» **Stored data**

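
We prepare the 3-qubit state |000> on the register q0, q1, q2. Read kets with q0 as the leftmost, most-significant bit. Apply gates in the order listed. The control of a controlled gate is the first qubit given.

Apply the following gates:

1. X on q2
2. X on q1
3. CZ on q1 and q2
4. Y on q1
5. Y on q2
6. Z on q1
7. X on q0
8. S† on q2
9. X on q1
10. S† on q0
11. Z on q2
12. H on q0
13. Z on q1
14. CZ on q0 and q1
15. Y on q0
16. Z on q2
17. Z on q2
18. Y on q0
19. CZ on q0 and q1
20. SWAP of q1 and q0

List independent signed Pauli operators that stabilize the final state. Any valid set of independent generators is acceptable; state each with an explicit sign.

One valid set of independent stabilizer generators is -IXI, -ZII, +IIZ (any independent generating set of the same group is equally correct).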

» **What to do**
Emit only the final stretch of the records: the line containing "10. S† on q0" through the end, each line exactly as it stands.

» **Solution**
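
10. S† on q0
11. Z on q2
12. H on q0
13. Z on q1
14. CZ on q0 and q1
15. Y on q0
16. Z on q2
17. Z on q2
18. Y on q0
19. CZ on q0 and q1
20. SWAP of q1 and q0

List independent signed Pauli operators that stabilize the final state. Any valid set of independent generators is acceptable; state each with an explicit sign.

One valid set of independent stabilizer generators is -IXI, -ZII, +IIZ (any independent generating set of the same group is equally correct).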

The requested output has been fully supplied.